» **DIRECTIONS FOR THIS TASK**: Search the material below for the string "order". Return every line that holds it.

» **TASK DATA**:
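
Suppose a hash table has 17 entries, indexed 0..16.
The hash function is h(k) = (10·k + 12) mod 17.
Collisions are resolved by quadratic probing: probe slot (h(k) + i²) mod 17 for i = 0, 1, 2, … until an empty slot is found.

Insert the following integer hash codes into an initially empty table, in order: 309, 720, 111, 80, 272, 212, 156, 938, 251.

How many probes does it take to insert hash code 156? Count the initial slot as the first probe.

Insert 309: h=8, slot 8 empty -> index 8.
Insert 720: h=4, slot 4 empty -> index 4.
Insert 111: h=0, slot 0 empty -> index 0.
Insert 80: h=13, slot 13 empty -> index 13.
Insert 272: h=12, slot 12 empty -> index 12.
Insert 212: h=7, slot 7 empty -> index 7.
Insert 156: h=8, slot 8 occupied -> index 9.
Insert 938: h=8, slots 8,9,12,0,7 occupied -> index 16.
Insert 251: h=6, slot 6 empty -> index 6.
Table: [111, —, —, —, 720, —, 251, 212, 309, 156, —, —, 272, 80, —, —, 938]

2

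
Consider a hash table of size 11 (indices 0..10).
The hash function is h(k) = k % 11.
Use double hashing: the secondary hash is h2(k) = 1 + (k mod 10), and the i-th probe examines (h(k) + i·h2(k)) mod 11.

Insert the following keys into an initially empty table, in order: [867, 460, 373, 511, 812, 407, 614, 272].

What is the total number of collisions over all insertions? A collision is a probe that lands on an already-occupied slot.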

--

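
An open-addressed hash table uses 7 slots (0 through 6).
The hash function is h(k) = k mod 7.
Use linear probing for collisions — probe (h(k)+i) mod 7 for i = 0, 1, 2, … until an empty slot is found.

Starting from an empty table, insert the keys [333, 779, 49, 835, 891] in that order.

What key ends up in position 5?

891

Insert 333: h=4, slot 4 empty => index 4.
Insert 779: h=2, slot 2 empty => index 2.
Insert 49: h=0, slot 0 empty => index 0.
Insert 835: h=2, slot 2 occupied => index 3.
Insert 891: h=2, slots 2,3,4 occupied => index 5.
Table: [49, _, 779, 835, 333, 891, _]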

* * *

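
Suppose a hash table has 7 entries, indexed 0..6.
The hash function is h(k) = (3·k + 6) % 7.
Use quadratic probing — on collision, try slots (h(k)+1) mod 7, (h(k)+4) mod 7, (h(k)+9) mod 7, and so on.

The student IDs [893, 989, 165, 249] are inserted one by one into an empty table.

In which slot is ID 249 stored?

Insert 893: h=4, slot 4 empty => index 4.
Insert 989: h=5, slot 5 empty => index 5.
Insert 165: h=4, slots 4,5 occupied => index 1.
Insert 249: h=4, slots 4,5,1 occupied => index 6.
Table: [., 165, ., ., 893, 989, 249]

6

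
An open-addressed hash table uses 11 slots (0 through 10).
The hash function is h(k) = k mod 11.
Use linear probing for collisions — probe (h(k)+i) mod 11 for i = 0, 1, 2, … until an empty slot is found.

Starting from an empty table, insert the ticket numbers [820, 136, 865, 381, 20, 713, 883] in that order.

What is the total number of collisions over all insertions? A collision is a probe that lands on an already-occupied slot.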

» **WRITTEN RESPONSE**:
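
Insert the following integer hash codes into an initially empty table, in order: 309, 720, 111, 80, 272, 212, 156, 938, 251.
Insert the following keys into an initially empty table, in order: [867, 460, 373, 511, 812, 407, 614, 272].
Starting from an empty table, insert the keys [333, 779, 49, 835, 891] in that order.
Starting from an empty table, insert the ticket numbers [820, 136, 865, 381, 20, 713, 883] in that order.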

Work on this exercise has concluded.